» **WORK ITEM**
Lines before the one containing "Given A=[4, 6, 12, 21, 24, 28]" are not wanted. Transcribe that line and all after it exactly, to the end of the entries.

Start of DATA PROVIDED

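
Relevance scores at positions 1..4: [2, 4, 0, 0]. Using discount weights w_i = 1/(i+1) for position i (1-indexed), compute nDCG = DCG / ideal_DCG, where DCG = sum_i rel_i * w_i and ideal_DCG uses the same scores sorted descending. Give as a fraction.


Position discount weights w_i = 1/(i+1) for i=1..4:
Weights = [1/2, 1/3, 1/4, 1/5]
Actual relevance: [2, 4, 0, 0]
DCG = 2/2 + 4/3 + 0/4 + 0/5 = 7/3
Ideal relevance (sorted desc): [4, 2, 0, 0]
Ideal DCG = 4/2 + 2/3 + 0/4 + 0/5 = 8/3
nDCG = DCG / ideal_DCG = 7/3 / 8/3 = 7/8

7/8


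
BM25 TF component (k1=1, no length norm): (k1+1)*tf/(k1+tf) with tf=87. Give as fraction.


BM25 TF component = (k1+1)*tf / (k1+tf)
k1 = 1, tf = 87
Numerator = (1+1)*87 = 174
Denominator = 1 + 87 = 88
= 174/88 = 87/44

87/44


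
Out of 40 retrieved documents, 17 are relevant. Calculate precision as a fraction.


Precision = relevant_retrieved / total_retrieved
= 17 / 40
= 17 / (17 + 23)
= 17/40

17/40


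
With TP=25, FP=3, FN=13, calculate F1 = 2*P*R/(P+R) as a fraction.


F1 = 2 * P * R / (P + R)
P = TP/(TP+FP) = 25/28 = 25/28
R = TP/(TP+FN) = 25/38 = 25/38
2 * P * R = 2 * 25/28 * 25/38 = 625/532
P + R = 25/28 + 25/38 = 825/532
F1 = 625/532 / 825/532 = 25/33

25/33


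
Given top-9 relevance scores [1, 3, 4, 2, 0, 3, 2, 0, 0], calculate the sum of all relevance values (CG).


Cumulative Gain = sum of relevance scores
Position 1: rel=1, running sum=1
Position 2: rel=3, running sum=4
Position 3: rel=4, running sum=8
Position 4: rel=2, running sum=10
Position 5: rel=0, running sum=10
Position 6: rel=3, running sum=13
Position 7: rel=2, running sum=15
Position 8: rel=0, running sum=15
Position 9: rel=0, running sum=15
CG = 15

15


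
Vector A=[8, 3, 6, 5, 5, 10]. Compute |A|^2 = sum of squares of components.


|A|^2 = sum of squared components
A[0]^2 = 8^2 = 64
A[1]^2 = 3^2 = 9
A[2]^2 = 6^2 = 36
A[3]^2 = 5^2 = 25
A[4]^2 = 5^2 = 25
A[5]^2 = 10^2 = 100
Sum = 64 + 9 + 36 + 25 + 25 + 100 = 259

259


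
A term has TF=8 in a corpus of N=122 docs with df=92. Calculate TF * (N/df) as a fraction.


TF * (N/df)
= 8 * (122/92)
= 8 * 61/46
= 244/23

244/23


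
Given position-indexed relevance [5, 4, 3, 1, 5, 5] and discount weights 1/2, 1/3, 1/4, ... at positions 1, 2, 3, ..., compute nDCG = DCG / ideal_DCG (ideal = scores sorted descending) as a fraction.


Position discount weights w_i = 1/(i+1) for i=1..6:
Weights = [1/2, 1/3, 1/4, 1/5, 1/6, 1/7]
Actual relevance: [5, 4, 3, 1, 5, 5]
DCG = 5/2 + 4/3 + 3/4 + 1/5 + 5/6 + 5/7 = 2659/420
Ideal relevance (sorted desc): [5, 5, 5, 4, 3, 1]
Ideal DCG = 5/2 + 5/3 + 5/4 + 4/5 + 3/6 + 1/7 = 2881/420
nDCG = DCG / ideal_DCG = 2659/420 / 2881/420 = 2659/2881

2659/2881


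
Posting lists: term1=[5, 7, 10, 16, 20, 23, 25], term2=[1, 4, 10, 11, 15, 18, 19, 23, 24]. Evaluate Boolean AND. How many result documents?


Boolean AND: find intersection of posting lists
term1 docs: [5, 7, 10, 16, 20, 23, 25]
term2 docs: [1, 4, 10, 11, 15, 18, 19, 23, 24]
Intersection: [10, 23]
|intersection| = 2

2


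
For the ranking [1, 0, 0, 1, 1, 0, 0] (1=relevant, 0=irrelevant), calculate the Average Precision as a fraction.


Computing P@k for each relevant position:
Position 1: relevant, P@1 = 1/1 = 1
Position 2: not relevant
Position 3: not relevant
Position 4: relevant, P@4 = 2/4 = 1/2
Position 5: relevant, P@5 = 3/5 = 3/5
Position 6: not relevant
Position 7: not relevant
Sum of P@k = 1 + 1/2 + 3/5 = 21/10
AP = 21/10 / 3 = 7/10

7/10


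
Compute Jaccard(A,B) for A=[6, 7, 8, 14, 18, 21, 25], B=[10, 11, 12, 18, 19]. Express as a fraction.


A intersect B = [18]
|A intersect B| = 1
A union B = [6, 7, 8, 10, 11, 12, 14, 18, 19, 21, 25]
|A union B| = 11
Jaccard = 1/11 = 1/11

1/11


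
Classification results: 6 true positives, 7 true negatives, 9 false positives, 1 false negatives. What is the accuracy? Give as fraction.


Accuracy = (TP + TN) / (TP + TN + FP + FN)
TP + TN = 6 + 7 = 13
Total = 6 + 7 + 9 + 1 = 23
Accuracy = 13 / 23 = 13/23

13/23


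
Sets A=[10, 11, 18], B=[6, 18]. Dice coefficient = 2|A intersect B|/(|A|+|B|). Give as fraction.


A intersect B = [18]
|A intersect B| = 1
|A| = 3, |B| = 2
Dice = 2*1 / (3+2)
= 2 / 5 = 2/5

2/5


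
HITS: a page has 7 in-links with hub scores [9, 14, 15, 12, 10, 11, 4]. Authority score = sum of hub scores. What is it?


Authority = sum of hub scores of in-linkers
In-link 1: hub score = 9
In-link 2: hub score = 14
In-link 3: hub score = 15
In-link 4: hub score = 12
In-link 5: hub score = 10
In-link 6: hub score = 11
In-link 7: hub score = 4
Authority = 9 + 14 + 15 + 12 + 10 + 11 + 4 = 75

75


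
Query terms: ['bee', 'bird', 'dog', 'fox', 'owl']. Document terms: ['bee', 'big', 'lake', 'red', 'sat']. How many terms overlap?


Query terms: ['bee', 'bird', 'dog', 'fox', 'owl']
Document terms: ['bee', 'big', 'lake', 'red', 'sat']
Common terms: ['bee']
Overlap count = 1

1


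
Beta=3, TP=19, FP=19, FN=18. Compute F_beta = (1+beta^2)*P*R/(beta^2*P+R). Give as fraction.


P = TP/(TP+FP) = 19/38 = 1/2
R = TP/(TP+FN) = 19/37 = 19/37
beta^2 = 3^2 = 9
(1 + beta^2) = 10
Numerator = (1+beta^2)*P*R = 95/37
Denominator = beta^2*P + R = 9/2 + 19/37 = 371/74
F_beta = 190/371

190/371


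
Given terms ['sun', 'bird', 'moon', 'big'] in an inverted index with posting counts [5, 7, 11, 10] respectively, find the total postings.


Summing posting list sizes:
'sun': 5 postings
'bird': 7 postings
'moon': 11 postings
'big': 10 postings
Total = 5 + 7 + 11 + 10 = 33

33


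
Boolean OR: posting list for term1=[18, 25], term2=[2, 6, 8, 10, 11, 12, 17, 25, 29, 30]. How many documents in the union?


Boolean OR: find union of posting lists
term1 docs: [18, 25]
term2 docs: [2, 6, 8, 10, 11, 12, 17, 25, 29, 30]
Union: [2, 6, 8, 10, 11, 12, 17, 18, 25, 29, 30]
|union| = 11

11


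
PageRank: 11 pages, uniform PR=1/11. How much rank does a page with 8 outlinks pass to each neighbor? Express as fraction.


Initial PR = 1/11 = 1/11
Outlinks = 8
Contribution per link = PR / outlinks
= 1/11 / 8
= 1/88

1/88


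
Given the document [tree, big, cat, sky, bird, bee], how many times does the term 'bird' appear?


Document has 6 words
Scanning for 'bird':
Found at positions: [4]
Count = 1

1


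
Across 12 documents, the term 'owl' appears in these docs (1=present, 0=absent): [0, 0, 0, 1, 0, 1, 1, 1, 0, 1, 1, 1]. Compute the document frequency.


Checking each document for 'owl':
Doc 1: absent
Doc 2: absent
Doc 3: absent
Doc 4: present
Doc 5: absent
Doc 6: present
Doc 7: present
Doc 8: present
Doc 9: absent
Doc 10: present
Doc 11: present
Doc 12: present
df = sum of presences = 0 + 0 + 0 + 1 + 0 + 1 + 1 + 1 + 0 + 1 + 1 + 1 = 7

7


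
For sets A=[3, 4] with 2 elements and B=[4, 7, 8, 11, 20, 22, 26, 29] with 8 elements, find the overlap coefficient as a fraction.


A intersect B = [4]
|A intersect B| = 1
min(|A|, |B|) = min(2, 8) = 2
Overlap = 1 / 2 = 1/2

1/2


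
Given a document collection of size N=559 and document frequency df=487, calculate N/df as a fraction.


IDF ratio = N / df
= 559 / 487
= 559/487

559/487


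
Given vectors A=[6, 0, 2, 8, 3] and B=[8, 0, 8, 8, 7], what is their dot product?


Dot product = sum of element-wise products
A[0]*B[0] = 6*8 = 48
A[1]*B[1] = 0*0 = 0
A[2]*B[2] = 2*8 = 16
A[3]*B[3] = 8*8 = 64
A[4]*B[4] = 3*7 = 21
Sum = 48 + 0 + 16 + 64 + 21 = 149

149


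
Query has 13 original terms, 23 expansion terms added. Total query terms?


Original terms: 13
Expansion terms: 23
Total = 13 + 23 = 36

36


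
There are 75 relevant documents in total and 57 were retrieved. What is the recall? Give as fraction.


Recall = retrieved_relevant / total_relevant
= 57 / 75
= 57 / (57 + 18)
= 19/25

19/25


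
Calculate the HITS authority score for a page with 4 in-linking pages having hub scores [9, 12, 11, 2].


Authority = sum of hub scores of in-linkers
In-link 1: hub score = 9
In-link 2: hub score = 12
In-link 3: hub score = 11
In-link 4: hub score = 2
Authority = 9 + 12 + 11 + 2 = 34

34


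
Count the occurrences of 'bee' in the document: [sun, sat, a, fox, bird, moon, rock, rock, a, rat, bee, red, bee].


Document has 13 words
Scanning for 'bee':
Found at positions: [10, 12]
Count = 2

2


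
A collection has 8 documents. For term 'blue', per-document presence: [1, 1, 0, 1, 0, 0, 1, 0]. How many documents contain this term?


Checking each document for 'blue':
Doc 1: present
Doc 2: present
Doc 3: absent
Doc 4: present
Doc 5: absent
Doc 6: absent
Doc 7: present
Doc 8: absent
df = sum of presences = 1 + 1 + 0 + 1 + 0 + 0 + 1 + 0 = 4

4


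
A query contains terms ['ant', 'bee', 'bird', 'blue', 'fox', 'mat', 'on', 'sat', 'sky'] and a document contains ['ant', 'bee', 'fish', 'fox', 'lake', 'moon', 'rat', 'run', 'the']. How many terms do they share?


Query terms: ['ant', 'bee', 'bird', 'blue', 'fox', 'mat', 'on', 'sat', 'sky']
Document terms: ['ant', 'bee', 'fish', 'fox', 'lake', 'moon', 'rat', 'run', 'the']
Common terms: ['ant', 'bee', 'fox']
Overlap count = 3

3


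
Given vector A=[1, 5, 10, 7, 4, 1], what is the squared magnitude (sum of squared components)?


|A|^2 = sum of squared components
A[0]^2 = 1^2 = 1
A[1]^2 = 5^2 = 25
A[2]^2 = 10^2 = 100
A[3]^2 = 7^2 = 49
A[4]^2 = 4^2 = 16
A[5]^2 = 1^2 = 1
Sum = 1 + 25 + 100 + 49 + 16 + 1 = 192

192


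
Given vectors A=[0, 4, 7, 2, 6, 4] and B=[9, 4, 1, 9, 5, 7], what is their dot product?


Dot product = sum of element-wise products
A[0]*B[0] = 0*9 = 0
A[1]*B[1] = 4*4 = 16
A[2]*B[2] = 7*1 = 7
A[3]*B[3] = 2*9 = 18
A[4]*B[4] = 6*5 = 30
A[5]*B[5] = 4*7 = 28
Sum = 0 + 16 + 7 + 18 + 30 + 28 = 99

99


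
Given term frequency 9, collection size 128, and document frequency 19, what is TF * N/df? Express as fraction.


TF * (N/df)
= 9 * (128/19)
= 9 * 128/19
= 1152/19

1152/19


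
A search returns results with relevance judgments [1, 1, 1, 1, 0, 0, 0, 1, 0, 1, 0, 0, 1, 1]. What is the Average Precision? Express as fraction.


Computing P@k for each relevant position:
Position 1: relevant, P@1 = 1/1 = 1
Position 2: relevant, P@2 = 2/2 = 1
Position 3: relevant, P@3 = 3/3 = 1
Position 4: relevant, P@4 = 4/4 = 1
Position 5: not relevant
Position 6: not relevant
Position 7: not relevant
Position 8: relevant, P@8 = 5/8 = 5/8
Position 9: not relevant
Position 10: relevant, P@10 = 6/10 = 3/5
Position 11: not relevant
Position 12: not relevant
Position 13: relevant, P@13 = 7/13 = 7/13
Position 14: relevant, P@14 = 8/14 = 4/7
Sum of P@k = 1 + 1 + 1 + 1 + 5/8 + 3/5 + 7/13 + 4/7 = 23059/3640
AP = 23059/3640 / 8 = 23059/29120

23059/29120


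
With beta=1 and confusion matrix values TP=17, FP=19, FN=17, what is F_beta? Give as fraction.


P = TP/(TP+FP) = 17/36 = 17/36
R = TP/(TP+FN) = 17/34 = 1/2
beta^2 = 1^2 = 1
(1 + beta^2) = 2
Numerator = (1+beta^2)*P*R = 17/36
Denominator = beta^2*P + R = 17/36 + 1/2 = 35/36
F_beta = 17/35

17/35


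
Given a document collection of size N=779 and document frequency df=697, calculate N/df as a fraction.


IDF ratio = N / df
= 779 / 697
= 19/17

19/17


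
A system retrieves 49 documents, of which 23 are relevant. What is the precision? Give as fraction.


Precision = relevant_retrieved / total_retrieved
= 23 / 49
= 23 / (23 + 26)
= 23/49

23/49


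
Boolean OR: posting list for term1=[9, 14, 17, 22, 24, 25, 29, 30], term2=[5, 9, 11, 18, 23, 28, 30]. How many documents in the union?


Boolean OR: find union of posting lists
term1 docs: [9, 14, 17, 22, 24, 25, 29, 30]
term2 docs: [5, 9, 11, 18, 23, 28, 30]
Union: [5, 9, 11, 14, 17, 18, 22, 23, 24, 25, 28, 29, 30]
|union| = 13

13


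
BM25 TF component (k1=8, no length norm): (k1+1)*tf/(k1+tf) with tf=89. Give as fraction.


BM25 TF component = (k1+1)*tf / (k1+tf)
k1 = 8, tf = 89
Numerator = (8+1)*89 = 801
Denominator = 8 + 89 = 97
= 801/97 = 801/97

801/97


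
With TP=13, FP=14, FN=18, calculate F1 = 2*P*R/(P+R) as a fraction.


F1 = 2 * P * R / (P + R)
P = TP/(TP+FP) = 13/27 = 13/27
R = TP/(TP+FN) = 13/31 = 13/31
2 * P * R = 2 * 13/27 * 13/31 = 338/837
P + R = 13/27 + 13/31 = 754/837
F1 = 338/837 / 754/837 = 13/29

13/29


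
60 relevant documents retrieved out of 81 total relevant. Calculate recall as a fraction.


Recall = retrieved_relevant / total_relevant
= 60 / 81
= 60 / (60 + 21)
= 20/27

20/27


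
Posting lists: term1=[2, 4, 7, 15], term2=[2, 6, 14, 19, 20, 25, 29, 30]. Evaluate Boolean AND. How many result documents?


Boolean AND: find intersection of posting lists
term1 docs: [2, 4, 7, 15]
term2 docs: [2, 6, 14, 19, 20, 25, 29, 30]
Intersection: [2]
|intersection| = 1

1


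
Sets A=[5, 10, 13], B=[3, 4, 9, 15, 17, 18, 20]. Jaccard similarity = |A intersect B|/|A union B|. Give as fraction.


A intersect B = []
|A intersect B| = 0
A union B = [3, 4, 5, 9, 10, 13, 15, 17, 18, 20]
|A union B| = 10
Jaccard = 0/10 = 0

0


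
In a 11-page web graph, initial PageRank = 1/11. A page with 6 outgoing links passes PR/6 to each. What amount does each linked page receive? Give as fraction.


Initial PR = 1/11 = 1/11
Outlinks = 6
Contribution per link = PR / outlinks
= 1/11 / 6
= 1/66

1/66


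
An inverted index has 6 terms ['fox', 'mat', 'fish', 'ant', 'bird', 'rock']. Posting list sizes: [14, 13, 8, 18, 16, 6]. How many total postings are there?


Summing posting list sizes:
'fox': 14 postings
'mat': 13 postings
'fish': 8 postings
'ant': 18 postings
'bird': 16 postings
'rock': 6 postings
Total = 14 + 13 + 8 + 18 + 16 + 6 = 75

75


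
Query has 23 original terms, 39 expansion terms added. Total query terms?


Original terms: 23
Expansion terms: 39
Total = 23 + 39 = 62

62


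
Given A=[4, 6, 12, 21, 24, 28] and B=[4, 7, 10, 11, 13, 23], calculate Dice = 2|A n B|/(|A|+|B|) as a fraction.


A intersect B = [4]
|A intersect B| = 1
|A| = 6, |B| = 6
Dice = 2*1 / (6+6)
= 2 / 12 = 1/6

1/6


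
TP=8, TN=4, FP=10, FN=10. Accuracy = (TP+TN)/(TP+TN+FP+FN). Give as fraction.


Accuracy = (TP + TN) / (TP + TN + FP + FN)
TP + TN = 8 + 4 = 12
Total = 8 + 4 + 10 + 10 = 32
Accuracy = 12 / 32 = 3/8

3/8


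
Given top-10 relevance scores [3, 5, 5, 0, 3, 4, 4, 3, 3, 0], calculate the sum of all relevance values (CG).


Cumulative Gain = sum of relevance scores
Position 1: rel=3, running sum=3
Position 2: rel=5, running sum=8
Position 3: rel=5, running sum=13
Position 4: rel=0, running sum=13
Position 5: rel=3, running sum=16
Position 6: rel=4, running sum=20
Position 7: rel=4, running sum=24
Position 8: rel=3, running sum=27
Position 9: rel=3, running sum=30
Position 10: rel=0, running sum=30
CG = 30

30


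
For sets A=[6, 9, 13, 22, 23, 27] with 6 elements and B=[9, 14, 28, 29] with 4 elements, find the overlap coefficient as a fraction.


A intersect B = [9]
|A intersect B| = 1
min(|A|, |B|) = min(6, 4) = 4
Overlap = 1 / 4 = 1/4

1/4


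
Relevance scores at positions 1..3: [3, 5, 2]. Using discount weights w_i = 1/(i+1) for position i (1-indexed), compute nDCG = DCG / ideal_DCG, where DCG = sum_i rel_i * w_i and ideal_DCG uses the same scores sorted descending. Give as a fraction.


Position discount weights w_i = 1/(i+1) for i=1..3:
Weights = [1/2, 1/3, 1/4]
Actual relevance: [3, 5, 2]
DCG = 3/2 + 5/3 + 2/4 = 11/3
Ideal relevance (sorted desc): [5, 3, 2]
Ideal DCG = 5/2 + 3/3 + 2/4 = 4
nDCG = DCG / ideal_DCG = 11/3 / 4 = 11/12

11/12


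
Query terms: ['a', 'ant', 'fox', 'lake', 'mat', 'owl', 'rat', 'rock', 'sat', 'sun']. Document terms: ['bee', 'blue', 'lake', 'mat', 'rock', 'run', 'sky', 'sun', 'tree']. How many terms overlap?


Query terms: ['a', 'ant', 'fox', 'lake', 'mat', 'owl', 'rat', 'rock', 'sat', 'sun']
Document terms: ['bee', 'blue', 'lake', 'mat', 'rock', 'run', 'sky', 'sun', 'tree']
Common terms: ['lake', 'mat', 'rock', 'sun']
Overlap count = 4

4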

End of DATA PROVIDED

» **WRITTEN SOLUTION**
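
Given A=[4, 6, 12, 21, 24, 28] and B=[4, 7, 10, 11, 13, 23], calculate Dice = 2|A n B|/(|A|+|B|) as a fraction.


A intersect B = [4]
|A intersect B| = 1
|A| = 6, |B| = 6
Dice = 2*1 / (6+6)
= 2 / 12 = 1/6

1/6


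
TP=8, TN=4, FP=10, FN=10. Accuracy = (TP+TN)/(TP+TN+FP+FN). Give as fraction.


Accuracy = (TP + TN) / (TP + TN + FP + FN)
TP + TN = 8 + 4 = 12
Total = 8 + 4 + 10 + 10 = 32
Accuracy = 12 / 32 = 3/8

3/8


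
Given top-10 relevance scores [3, 5, 5, 0, 3, 4, 4, 3, 3, 0], calculate the sum of all relevance values (CG).


Cumulative Gain = sum of relevance scores
Position 1: rel=3, running sum=3
Position 2: rel=5, running sum=8
Position 3: rel=5, running sum=13
Position 4: rel=0, running sum=13
Position 5: rel=3, running sum=16
Position 6: rel=4, running sum=20
Position 7: rel=4, running sum=24
Position 8: rel=3, running sum=27
Position 9: rel=3, running sum=30
Position 10: rel=0, running sum=30
CG = 30

30


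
For sets A=[6, 9, 13, 22, 23, 27] with 6 elements and B=[9, 14, 28, 29] with 4 elements, find the overlap coefficient as a fraction.


A intersect B = [9]
|A intersect B| = 1
min(|A|, |B|) = min(6, 4) = 4
Overlap = 1 / 4 = 1/4

1/4


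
Relevance scores at positions 1..3: [3, 5, 2]. Using discount weights w_i = 1/(i+1) for position i (1-indexed), compute nDCG = DCG / ideal_DCG, where DCG = sum_i rel_i * w_i and ideal_DCG uses the same scores sorted descending. Give as a fraction.


Position discount weights w_i = 1/(i+1) for i=1..3:
Weights = [1/2, 1/3, 1/4]
Actual relevance: [3, 5, 2]
DCG = 3/2 + 5/3 + 2/4 = 11/3
Ideal relevance (sorted desc): [5, 3, 2]
Ideal DCG = 5/2 + 3/3 + 2/4 = 4
nDCG = DCG / ideal_DCG = 11/3 / 4 = 11/12

11/12


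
Query terms: ['a', 'ant', 'fox', 'lake', 'mat', 'owl', 'rat', 'rock', 'sat', 'sun']. Document terms: ['bee', 'blue', 'lake', 'mat', 'rock', 'run', 'sky', 'sun', 'tree']. How many terms overlap?


Query terms: ['a', 'ant', 'fox', 'lake', 'mat', 'owl', 'rat', 'rock', 'sat', 'sun']
Document terms: ['bee', 'blue', 'lake', 'mat', 'rock', 'run', 'sky', 'sun', 'tree']
Common terms: ['lake', 'mat', 'rock', 'sun']
Overlap count = 4

4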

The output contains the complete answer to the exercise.